Task item → All of the data must be returned word for word.
━━━ Information supplied
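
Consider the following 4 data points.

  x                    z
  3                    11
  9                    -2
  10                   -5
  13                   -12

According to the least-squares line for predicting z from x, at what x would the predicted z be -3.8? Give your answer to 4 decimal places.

n = 4, Σx = 35, Σy = -8, Σxy = -191, Σx² = 359
Sxx = Σx² − (Σx)²/n = 359 − 306.25 = 52.75
Sxy = Σxy − (Σx)(Σy)/n = -191 − (-70) = -121
b = Sxy/Sxx = -121/52.75 = -2.293839
a = ȳ − b·x̄ = -2 − (-2.293839)·8.75 = 18.071090
Set a + b·x = -3.8: x = (-3.8 − 18.071090) / (-2.293839) = 9.534711

9.5347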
━━━━━━
Exercise result →
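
Consider the following 4 data points.

  x                    z
  3                    11
  9                    -2
  10                   -5
  13                   -12

According to the least-squares line for predicting z from x, at what x would the predicted z be -3.8? Give your answer to 4 decimal places.

n = 4, Σx = 35, Σy = -8, Σxy = -191, Σx² = 359
Sxx = Σx² − (Σx)²/n = 359 − 306.25 = 52.75
Sxy = Σxy − (Σx)(Σy)/n = -191 − (-70) = -121
b = Sxy/Sxx = -121/52.75 = -2.293839
a = ȳ − b·x̄ = -2 − (-2.293839)·8.75 = 18.071090
Set a + b·x = -3.8: x = (-3.8 − 18.071090) / (-2.293839) = 9.534711

9.5347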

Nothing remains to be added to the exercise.